'''

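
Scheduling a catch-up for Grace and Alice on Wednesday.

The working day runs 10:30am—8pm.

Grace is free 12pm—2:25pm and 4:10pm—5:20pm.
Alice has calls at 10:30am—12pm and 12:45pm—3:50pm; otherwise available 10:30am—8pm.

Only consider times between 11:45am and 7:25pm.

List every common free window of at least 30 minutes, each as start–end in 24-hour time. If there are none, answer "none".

Alice free within 10:30–20:00: 12:00–12:45, 15:50–20:00.
Grace ∩ Alice: 12:00–12:45, 16:10–17:20.
Restricted to 11:45–19:25: 12:00–12:45, 16:10–17:20.
Windows ≥ 30 min: 12:00–12:45, 16:10–17:20.

12:00–12:45, 16:10–17:20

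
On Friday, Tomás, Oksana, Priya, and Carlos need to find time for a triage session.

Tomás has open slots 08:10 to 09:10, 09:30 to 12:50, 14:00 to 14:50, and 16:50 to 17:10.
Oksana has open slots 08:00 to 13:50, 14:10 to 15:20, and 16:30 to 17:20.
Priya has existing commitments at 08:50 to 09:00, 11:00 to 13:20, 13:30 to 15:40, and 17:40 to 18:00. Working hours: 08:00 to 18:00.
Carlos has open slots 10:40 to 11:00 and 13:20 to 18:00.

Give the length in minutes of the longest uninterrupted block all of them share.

20 minutes

Priya free within 08:00–18:00: 08:00–08:50, 09:00–11:00, 13:20–13:30, 15:40–17:40.
Tomás ∩ Oksana: 08:10–09:10, 09:30–12:50, 14:10–14:50, 16:50–17:10.
Tomás ∩ Oksana ∩ Priya: 08:10–08:50, 09:00–09:10, 09:30–11:00, 16:50–17:10.
Tomás ∩ Oksana ∩ Priya ∩ Carlos: 10:40–11:00, 16:50–17:10.
Common window lengths: 20, 20 min; longest is 20.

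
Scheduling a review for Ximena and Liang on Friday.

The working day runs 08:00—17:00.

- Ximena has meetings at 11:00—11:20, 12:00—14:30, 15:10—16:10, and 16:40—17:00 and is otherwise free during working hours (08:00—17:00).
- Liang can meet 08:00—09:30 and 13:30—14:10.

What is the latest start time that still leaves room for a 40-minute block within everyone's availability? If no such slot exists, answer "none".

Ximena free within 08:00–17:00: 08:00–11:00, 11:20–12:00, 14:30–15:10, 16:10–16:40.
Ximena ∩ Liang: 08:00–09:30.
Windows ≥ 40 min: 08:00–09:30.
Latest start in the last window 08:00–09:30 is 09:30 − 40 min = 08:50.

08:50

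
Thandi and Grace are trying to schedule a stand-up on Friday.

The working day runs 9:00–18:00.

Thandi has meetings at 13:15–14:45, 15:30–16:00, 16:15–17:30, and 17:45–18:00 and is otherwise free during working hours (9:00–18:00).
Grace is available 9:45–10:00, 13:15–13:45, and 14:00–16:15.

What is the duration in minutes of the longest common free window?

45 minutes

Thandi free within 09:00–18:00: 09:00–13:15, 14:45–15:30, 16:00–16:15, 17:30–17:45.
Thandi ∩ Grace: 09:45–10:00, 14:45–15:30, 16:00–16:15.
Common window lengths: 15, 45, 15 min; longest is 45.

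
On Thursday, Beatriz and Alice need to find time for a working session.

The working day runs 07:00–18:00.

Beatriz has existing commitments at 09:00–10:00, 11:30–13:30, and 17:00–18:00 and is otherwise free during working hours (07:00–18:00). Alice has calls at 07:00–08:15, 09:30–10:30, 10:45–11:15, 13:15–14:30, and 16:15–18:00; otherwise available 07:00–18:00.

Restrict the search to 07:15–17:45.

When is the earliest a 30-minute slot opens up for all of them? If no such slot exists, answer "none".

Beatriz free within 07:00–18:00: 07:00–09:00, 10:00–11:30, 13:30–17:00.
Alice free within 07:00–18:00: 08:15–09:30, 10:30–10:45, 11:15–13:15, 14:30–16:15.
Beatriz ∩ Alice: 08:15–09:00, 10:30–10:45, 11:15–11:30, 14:30–16:15.
Restricted to 07:15–17:45: 08:15–09:00, 10:30–10:45, 11:15–11:30, 14:30–16:15.
Windows ≥ 30 min: 08:15–09:00, 14:30–16:15.
Earliest such window starts at 08:15.

08:15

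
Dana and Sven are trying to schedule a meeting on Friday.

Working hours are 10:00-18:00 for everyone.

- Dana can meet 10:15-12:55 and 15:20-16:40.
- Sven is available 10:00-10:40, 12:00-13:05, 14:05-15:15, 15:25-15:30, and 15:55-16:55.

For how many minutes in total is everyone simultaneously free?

130 minutes

Dana ∩ Sven: 10:15–10:40, 12:00–12:55, 15:25–15:30, 15:55–16:40.
Total common minutes: 25 + 55 + 5 + 45 = 130.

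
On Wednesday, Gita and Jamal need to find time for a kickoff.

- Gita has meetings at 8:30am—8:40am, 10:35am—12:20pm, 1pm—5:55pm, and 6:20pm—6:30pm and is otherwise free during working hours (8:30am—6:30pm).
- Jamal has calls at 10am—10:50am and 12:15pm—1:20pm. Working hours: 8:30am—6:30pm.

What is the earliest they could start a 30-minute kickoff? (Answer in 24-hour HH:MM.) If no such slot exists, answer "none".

Gita free within 08:30–18:30: 08:40–10:35, 12:20–13:00, 17:55–18:20.
Jamal free within 08:30–18:30: 08:30–10:00, 10:50–12:15, 13:20–18:30.
Gita ∩ Jamal: 08:40–10:00, 17:55–18:20.
Windows ≥ 30 min: 08:40–10:00.
Earliest such window starts at 08:40.

08:40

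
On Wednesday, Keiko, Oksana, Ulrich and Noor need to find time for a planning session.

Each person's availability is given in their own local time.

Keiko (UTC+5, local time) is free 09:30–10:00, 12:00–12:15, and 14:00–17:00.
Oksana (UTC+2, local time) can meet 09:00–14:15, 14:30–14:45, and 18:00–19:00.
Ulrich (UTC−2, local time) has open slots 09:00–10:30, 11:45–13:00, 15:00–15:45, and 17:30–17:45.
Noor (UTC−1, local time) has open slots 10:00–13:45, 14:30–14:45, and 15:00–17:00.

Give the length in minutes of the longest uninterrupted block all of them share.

Keiko → UTC: 04:30–05:00, 07:00–07:15, 09:00–12:00.
Oksana → UTC: 07:00–12:15, 12:30–12:45, 16:00–17:00.
Ulrich → UTC: 11:00–12:30, 13:45–15:00, 17:00–17:45, 19:30–19:45.
Noor → UTC: 11:00–14:45, 15:30–15:45, 16:00–18:00.
Keiko ∩ Oksana: 07:00–07:15, 09:00–12:00.
Keiko ∩ Oksana ∩ Ulrich: 11:00–12:00.
Keiko ∩ Oksana ∩ Ulrich ∩ Noor: 11:00–12:00.
Single common window of 60 minutes.

60 minutes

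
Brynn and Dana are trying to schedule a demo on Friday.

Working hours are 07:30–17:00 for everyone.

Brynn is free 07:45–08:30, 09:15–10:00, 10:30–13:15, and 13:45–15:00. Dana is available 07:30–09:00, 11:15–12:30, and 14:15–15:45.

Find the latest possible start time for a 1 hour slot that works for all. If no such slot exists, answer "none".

11:30

Brynn ∩ Dana: 07:45–08:30, 11:15–12:30, 14:15–15:00.
Windows ≥ 60 min: 11:15–12:30.
Latest start in the last window 11:15–12:30 is 12:30 − 60 min = 11:30.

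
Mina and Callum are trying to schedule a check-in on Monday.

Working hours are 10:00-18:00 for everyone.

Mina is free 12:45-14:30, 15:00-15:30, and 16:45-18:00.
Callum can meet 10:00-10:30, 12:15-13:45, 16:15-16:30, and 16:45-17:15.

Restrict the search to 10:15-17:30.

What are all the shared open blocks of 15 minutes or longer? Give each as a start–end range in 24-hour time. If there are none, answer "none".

12:45–13:45, 16:45–17:15

Mina ∩ Callum: 12:45–13:45, 16:45–17:15.
Restricted to 10:15–17:30: 12:45–13:45, 16:45–17:15.
Windows ≥ 15 min: 12:45–13:45, 16:45–17:15.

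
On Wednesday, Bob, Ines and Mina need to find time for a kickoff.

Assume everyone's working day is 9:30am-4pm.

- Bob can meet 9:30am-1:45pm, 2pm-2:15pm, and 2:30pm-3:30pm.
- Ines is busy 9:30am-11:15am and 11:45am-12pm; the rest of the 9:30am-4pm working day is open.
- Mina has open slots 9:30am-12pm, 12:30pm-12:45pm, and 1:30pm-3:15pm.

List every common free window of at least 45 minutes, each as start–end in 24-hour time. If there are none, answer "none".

14:30–15:15

Ines free within 09:30–16:00: 11:15–11:45, 12:00–16:00.
Bob ∩ Ines: 11:15–11:45, 12:00–13:45, 14:00–14:15, 14:30–15:30.
Bob ∩ Ines ∩ Mina: 11:15–11:45, 12:30–12:45, 13:30–13:45, 14:00–14:15, 14:30–15:15.
Windows ≥ 45 min: 14:30–15:15.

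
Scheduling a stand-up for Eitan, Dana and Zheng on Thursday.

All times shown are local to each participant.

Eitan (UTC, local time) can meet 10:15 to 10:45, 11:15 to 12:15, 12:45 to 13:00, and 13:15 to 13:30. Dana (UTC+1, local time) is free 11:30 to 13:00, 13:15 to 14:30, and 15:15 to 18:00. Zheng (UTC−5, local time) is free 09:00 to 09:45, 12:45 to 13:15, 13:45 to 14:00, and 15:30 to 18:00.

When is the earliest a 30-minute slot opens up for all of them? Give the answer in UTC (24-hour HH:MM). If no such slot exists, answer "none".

none

Eitan → UTC: 10:15–10:45, 11:15–12:15, 12:45–13:00, 13:15–13:30.
Dana → UTC: 10:30–12:00, 12:15–13:30, 14:15–17:00.
Zheng → UTC: 14:00–14:45, 17:45–18:15, 18:45–19:00, 20:30–23:00.
Eitan ∩ Dana: 10:30–10:45, 11:15–12:00, 12:45–13:00, 13:15–13:30.
Eitan ∩ Dana ∩ Zheng: (none).
Windows ≥ 30 min: (none).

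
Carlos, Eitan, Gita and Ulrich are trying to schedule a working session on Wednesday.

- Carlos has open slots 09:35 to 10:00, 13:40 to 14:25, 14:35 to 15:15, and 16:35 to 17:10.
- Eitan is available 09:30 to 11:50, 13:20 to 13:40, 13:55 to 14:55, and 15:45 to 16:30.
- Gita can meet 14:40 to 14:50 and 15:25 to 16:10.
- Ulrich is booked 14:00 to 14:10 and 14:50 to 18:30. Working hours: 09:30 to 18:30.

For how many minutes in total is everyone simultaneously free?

10 minutes

Ulrich free within 09:30–18:30: 09:30–14:00, 14:10–14:50.
Carlos ∩ Eitan: 09:35–10:00, 13:55–14:25, 14:35–14:55.
Carlos ∩ Eitan ∩ Gita: 14:40–14:50.
Carlos ∩ Eitan ∩ Gita ∩ Ulrich: 14:40–14:50.
Total common minutes: 10.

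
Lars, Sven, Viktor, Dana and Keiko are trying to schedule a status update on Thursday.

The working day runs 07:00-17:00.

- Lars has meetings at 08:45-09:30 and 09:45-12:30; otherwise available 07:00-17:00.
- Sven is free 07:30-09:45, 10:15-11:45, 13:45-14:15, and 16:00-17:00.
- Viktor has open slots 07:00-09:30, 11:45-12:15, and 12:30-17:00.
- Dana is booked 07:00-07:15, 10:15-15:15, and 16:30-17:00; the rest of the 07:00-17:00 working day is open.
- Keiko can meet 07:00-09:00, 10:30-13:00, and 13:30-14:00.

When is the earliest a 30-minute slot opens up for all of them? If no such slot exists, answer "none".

Lars free within 07:00–17:00: 07:00–08:45, 09:30–09:45, 12:30–17:00.
Dana free within 07:00–17:00: 07:15–10:15, 15:15–16:30.
Lars ∩ Sven: 07:30–08:45, 09:30–09:45, 13:45–14:15, 16:00–17:00.
Lars ∩ Sven ∩ Viktor: 07:30–08:45, 13:45–14:15, 16:00–17:00.
Lars ∩ Sven ∩ Viktor ∩ Dana: 07:30–08:45, 16:00–16:30.
Lars ∩ Sven ∩ Viktor ∩ Dana ∩ Keiko: 07:30–08:45.
Windows ≥ 30 min: 07:30–08:45.
Earliest such window starts at 07:30.

07:30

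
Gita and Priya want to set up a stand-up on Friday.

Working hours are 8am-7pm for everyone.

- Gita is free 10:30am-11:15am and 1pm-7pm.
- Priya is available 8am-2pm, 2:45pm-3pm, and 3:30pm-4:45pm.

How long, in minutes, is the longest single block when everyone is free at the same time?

Gita ∩ Priya: 10:30–11:15, 13:00–14:00, 14:45–15:00, 15:30–16:45.
Common window lengths: 45, 60, 15, 75 min; longest is 75.

75 minutes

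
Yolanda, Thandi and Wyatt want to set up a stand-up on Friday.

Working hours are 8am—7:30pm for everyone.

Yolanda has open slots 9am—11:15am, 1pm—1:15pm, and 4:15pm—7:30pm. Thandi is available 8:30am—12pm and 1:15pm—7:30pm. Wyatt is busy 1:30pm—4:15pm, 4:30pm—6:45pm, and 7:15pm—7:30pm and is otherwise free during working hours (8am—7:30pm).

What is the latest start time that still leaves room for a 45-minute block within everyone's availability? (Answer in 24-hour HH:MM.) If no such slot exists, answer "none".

10:30

Wyatt free within 08:00–19:30: 08:00–13:30, 16:15–16:30, 18:45–19:15.
Yolanda ∩ Thandi: 09:00–11:15, 16:15–19:30.
Yolanda ∩ Thandi ∩ Wyatt: 09:00–11:15, 16:15–16:30, 18:45–19:15.
Windows ≥ 45 min: 09:00–11:15.
Latest start in the last window 09:00–11:15 is 11:15 − 45 min = 10:30.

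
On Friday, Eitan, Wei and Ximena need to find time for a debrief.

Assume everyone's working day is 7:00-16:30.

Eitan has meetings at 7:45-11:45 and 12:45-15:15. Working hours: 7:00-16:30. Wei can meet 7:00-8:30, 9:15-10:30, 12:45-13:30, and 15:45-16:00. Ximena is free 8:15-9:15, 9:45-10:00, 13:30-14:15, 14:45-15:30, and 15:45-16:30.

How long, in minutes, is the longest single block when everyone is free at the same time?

15 minutes

Eitan free within 07:00–16:30: 07:00–07:45, 11:45–12:45, 15:15–16:30.
Eitan ∩ Wei: 07:00–07:45, 15:45–16:00.
Eitan ∩ Wei ∩ Ximena: 15:45–16:00.
Single common window of 15 minutes.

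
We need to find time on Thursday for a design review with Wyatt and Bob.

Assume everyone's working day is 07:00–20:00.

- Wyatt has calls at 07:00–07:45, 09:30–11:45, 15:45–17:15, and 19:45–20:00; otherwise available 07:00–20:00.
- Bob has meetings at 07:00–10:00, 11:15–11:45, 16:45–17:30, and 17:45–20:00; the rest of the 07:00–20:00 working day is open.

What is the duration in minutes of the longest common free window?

240 minutes

Wyatt free within 07:00–20:00: 07:45–09:30, 11:45–15:45, 17:15–19:45.
Bob free within 07:00–20:00: 10:00–11:15, 11:45–16:45, 17:30–17:45.
Wyatt ∩ Bob: 11:45–15:45, 17:30–17:45.
Common window lengths: 240, 15 min; longest is 240.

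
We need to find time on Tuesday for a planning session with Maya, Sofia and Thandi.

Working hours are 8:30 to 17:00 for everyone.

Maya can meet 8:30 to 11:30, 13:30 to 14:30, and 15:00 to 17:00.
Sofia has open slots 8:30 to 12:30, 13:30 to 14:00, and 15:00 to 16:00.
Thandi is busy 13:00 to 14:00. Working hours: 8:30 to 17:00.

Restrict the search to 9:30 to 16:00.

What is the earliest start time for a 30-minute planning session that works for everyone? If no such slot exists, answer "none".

Thandi free within 08:30–17:00: 08:30–13:00, 14:00–17:00.
Maya ∩ Sofia: 08:30–11:30, 13:30–14:00, 15:00–16:00.
Maya ∩ Sofia ∩ Thandi: 08:30–11:30, 15:00–16:00.
Restricted to 09:30–16:00: 09:30–11:30, 15:00–16:00.
Windows ≥ 30 min: 09:30–11:30, 15:00–16:00.
Earliest such window starts at 09:30.

09:30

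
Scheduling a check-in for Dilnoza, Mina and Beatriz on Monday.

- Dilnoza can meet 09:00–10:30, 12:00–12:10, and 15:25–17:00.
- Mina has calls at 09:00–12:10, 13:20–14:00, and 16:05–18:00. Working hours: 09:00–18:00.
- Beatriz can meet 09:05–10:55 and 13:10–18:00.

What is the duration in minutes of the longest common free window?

Mina free within 09:00–18:00: 12:10–13:20, 14:00–16:05.
Dilnoza ∩ Mina: 15:25–16:05.
Dilnoza ∩ Mina ∩ Beatriz: 15:25–16:05.
Single common window of 40 minutes.

40 minutes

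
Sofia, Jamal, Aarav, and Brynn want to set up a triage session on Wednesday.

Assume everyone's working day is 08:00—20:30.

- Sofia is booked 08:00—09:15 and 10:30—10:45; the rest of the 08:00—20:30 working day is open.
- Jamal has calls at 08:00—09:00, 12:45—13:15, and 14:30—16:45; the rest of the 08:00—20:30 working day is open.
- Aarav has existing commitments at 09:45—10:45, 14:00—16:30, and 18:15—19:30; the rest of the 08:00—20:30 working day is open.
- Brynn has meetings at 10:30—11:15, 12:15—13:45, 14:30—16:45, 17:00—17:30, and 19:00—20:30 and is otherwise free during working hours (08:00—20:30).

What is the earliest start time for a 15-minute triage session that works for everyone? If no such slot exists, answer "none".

Sofia free within 08:00–20:30: 09:15–10:30, 10:45–20:30.
Jamal free within 08:00–20:30: 09:00–12:45, 13:15–14:30, 16:45–20:30.
Aarav free within 08:00–20:30: 08:00–09:45, 10:45–14:00, 16:30–18:15, 19:30–20:30.
Brynn free within 08:00–20:30: 08:00–10:30, 11:15–12:15, 13:45–14:30, 16:45–17:00, 17:30–19:00.
Sofia ∩ Jamal: 09:15–10:30, 10:45–12:45, 13:15–14:30, 16:45–20:30.
Sofia ∩ Jamal ∩ Aarav: 09:15–09:45, 10:45–12:45, 13:15–14:00, 16:45–18:15, 19:30–20:30.
Sofia ∩ Jamal ∩ Aarav ∩ Brynn: 09:15–09:45, 11:15–12:15, 13:45–14:00, 16:45–17:00, 17:30–18:15.
Windows ≥ 15 min: 09:15–09:45, 11:15–12:15, 13:45–14:00, 16:45–17:00, 17:30–18:15.
Earliest such window starts at 09:15.

09:15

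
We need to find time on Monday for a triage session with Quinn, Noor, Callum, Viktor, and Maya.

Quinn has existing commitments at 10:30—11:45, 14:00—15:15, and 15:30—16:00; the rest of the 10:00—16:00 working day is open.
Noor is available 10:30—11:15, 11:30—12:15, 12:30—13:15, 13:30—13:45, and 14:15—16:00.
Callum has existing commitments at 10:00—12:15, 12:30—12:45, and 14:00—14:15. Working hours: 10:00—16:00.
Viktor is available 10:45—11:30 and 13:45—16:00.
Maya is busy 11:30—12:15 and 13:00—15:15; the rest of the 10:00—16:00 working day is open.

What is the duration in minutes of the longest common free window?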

'''

Starting at the first line of the entries above, please extract each line up to and including the line with "Only consider times", unchanged, and add nothing.

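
Scheduling a catch-up for Grace and Alice on Wednesday.

The working day runs 10:30am—8pm.

Grace is free 12pm—2:25pm and 4:10pm—5:20pm.
Alice has calls at 10:30am—12pm and 12:45pm—3:50pm; otherwise available 10:30am—8pm.

Only consider times between 11:45am and 7:25pm.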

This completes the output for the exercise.